■ Task requirements:
Please copy out the entries below exactly, beginning with the line that contains "A scattering problem" and ending with the line that contains "The partial-wave amplitude", and include nothing outside that span.

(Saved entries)
--------------------

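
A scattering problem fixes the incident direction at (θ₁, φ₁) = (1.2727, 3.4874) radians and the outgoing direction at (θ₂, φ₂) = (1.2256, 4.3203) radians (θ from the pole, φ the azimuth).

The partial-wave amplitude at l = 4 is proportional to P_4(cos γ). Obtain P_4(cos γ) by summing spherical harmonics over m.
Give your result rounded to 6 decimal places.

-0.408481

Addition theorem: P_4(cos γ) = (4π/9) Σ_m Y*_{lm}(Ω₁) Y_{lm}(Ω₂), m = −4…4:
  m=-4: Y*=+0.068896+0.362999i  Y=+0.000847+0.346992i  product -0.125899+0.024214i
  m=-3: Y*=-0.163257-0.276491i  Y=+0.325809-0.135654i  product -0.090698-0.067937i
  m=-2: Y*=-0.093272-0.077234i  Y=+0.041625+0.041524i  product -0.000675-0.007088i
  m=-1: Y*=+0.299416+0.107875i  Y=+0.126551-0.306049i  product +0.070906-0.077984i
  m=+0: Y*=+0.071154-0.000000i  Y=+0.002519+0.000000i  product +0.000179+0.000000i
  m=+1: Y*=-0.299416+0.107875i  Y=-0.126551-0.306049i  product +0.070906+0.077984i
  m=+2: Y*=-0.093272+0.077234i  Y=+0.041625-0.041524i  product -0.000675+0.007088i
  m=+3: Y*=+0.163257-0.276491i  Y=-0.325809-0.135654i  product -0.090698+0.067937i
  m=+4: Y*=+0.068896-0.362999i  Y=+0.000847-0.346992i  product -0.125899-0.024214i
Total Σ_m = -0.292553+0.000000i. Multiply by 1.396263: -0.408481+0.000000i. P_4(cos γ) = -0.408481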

--------------------

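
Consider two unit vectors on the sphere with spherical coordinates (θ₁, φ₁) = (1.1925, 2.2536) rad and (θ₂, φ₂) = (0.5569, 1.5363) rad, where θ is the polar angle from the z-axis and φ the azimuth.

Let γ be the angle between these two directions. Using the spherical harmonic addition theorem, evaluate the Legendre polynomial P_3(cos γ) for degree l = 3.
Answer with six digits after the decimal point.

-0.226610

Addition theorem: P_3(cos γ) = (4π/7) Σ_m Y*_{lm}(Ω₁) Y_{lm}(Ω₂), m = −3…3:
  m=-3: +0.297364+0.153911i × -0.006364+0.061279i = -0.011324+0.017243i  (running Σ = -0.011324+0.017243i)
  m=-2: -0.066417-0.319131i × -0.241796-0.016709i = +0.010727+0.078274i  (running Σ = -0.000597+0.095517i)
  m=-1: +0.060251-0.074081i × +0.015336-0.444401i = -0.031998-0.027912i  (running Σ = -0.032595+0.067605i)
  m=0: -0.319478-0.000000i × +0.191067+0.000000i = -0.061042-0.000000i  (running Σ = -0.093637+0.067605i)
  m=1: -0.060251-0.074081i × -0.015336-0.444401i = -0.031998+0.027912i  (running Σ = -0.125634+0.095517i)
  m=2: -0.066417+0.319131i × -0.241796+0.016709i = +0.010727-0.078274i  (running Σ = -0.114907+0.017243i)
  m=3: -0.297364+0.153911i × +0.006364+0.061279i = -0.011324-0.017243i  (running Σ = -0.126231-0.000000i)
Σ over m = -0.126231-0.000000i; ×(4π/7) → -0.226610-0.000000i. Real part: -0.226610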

--------------------

■ Result below:
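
A scattering problem fixes the incident direction at (θ₁, φ₁) = (1.2727, 3.4874) radians and the outgoing direction at (θ₂, φ₂) = (1.2256, 4.3203) radians (θ from the pole, φ the azimuth).

The partial-wave amplitude at l = 4 is proportional to P_4(cos γ). Obtain P_4(cos γ) by summing spherical harmonics over m.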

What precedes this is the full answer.